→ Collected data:

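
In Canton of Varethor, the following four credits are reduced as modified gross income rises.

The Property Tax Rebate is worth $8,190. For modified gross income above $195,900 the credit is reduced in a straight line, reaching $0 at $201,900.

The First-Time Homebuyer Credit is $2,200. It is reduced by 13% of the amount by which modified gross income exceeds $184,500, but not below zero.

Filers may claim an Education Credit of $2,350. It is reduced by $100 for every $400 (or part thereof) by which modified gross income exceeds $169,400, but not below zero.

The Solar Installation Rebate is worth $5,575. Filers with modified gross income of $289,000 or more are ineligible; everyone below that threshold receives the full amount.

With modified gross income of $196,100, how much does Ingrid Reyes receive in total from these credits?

Property Tax Rebate: $196,100 is $200 into a $6,000 phase-out range, leaving 5,800/6,000 of the credit: $8,190 × 5,800/6,000 = $7,917.
First-Time Homebuyer Credit: 13% of the $11,600 excess over $184,500 is $1,508; credit = $2,200 − $1,508 = $692.
Education Credit: income exceeds $169,400 by $26,700 → 67 increments × $100 = $6,700 ≥ base, so the credit is $0.
Solar Installation Rebate: $196,100 is below the $289,000 cutoff, so the full $5,575 applies.
Total: $7,917 + $692 + $0 + $5,575 = $14,184.

$14,184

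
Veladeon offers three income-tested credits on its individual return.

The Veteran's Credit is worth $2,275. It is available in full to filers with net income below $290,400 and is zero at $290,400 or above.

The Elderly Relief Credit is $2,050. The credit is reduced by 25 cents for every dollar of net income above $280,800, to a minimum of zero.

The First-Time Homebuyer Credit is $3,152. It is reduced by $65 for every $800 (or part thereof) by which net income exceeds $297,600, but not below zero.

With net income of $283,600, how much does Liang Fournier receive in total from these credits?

$6,777

Veteran's Credit: $283,600 is below the $290,400 cutoff, so the full $2,275 applies.
Elderly Relief Credit: 25% of the $2,800 excess over $280,800 is $700; credit = $2,050 − $700 = $1,350.
First-Time Homebuyer Credit: $283,600 is at or below the $297,600 threshold, so the full $3,152 applies.
Total: $2,275 + $1,350 + $3,152 = $6,777.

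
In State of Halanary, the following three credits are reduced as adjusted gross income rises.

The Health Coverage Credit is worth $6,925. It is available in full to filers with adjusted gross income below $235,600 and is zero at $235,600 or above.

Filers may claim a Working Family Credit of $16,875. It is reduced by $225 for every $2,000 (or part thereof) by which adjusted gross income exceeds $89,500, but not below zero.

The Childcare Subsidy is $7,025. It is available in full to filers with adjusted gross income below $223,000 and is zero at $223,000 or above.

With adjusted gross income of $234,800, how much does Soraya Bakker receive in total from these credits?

Health Coverage Credit: $234,800 is below the $235,600 cutoff, so the full $6,925 applies.
Working Family Credit: income exceeds $89,500 by $145,300, which is 73 full-or-partial $2,000 increments; reduction = 73 × $225 = $16,425, leaving $450.
Childcare Subsidy: $234,800 meets or exceeds the $223,000 cutoff, so the credit is $0.
Total: $6,925 + $450 + $0 = $7,375.

$7,375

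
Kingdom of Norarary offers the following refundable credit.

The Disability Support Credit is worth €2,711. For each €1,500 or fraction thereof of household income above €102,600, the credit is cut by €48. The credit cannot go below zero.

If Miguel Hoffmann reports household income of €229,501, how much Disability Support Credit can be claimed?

Disability Support Credit: income exceeds €102,600 by €126,901 → 85 increments × €48 = €4,080 ≥ base, so the credit is €0.

€0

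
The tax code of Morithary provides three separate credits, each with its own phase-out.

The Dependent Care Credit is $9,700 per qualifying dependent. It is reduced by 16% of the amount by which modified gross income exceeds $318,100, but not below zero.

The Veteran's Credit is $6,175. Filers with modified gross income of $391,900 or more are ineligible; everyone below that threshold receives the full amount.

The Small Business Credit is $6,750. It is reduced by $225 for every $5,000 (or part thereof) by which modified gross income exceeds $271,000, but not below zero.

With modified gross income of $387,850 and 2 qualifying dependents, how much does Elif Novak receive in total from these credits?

Dependent Care Credit: base = 2 × $9,700 = $19,400. 16% of the $69,750 excess over $318,100 is $11,160; credit = $19,400 − $11,160 = $8,240.
Veteran's Credit: $387,850 is below the $391,900 cutoff, so the full $6,175 applies.
Small Business Credit: income exceeds $271,000 by $116,850, which is 24 full-or-partial $5,000 increments; reduction = 24 × $225 = $5,400, leaving $1,350.
Total: $8,240 + $6,175 + $1,350 = $15,765.

$15,765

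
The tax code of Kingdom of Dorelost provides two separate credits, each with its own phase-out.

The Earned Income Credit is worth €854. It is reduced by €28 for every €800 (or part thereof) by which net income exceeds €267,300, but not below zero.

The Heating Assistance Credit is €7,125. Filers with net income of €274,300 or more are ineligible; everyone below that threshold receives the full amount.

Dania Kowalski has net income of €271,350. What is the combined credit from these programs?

€7,811

Earned Income Credit: income exceeds €267,300 by €4,050, which is 6 full-or-partial €800 increments; reduction = 6 × €28 = €168, leaving €686.
Heating Assistance Credit: €271,350 is below the €274,300 cutoff, so the full €7,125 applies.
Total: €686 + €7,125 = €7,811.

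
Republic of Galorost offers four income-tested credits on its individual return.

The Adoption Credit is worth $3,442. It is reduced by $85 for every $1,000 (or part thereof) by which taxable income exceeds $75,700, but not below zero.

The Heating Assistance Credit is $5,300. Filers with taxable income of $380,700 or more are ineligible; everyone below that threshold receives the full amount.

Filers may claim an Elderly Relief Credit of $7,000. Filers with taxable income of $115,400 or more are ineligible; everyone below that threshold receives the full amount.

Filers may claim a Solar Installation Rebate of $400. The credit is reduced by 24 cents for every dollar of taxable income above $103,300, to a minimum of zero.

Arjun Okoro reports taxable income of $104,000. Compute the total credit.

Adoption Credit: income exceeds $75,700 by $28,300, which is 29 full-or-partial $1,000 increments; reduction = 29 × $85 = $2,465, leaving $977.
Heating Assistance Credit: $104,000 is below the $380,700 cutoff, so the full $5,300 applies.
Elderly Relief Credit: $104,000 is below the $115,400 cutoff, so the full $7,000 applies.
Solar Installation Rebate: 24% of the $700 excess over $103,300 is $168; credit = $400 − $168 = $232.
Total: $977 + $5,300 + $7,000 + $232 = $13,509.

$13,509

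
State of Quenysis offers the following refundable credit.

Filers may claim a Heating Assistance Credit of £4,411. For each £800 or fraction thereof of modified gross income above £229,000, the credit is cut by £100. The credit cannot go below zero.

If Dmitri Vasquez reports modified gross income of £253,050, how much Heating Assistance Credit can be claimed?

Heating Assistance Credit: income exceeds £229,000 by £24,050, which is 31 full-or-partial £800 increments; reduction = 31 × £100 = £3,100, leaving £1,311.

£1,311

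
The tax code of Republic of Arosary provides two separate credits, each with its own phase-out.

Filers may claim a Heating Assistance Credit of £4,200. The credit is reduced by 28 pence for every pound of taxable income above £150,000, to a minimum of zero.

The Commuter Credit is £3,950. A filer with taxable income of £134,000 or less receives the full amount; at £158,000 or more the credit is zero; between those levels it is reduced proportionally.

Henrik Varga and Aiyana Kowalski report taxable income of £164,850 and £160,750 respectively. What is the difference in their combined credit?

£1,148

Henrik (£164,850): Heating Assistance Credit: 28% of the £14,850 excess over £150,000 is £4,158; credit = £4,200 − £4,158 = £42. Commuter Credit: £164,850 is at or above £158,000, so the credit is £0. total £42 + £0 = £42
Aiyana (£160,750): Heating Assistance Credit: 28% of the £10,750 excess over £150,000 is £3,010; credit = £4,200 − £3,010 = £1,190. Commuter Credit: £160,750 is at or above £158,000, so the credit is £0. total £1,190 + £0 = £1,190
Difference: |£42 − £1,190| = £1,148.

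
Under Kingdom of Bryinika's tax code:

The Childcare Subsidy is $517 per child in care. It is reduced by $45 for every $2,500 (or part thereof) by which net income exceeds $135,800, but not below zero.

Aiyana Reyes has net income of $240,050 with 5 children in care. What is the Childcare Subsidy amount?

$695

Childcare Subsidy: base = 5 × $517 = $2,585. income exceeds $135,800 by $104,250, which is 42 full-or-partial $2,500 increments; reduction = 42 × $45 = $1,890, leaving $695.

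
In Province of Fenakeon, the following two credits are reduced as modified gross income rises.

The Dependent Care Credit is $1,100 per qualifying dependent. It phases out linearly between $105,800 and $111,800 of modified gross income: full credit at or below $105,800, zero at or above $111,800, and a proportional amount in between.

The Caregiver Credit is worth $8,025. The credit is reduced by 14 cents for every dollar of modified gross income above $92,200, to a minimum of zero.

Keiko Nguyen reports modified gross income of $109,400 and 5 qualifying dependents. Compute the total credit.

$7,817

Dependent Care Credit: base = 5 × $1,100 = $5,500. $109,400 is $3,600 into a $6,000 phase-out range, leaving 2,400/6,000 of the credit: $5,500 × 2,400/6,000 = $2,200.
Caregiver Credit: 14% of the $17,200 excess over $92,200 is $2,408; credit = $8,025 − $2,408 = $5,617.
Total: $2,200 + $5,617 = $7,817.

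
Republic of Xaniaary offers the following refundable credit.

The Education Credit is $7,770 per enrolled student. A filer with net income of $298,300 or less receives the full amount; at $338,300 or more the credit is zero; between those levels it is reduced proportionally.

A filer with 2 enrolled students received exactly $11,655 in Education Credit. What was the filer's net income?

Full credit = 2 × $7,770 = $15,540.
$11,655 is 11,655/15,540 of the full $15,540, so 3,885/15,540 of the $40,000 range has been used: income = $298,300 + $40,000 × 3,885/15,540 = $308,300.

$308,300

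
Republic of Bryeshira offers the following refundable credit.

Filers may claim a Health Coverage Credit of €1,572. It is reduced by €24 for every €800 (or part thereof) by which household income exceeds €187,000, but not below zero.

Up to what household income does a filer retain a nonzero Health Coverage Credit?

€239,000

After 65 increments the reduction is 65 × €24 = €1,560, leaving €12; one more increment wipes it out. Increment 65 ends at excess 65 × €800 = €52,000, so the highest qualifying income is €187,000 + €52,000 = €239,000.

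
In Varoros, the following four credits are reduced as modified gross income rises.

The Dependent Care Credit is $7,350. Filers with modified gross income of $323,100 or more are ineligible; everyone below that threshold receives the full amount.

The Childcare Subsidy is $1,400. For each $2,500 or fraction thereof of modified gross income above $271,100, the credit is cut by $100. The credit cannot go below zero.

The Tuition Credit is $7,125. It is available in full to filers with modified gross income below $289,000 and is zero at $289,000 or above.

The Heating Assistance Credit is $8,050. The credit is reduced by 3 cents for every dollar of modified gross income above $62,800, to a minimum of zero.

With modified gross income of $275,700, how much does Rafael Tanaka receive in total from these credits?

Dependent Care Credit: $275,700 is below the $323,100 cutoff, so the full $7,350 applies.
Childcare Subsidy: income exceeds $271,100 by $4,600, which is 2 full-or-partial $2,500 increments; reduction = 2 × $100 = $200, leaving $1,200.
Tuition Credit: $275,700 is below the $289,000 cutoff, so the full $7,125 applies.
Heating Assistance Credit: 3% of the $212,900 excess over $62,800 is $6,387; credit = $8,050 − $6,387 = $1,663.
Total: $7,350 + $1,200 + $7,125 + $1,663 = $17,338.

$17,338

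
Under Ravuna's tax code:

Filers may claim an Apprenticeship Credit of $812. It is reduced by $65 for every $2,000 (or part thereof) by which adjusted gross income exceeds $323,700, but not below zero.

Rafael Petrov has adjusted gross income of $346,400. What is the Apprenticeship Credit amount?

$32

Apprenticeship Credit: income exceeds $323,700 by $22,700, which is 12 full-or-partial $2,000 increments; reduction = 12 × $65 = $780, leaving $32.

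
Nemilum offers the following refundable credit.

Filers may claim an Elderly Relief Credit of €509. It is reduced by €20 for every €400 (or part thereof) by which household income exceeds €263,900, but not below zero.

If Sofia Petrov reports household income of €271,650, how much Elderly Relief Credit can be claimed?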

→ TASK INSTRUCTIONS: Of the entries above, repeat exactly the lines from the line with "Republic of Xaniaary" through the line with "The Education Credit", both of them included.

→ REPLY TO THE TASK:
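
Republic of Xaniaary offers the following refundable credit.

The Education Credit is $7,770 per enrolled student. A filer with net income of $298,300 or less receives the full amount; at $338,300 or more the credit is zero; between those levels it is reduced proportionally.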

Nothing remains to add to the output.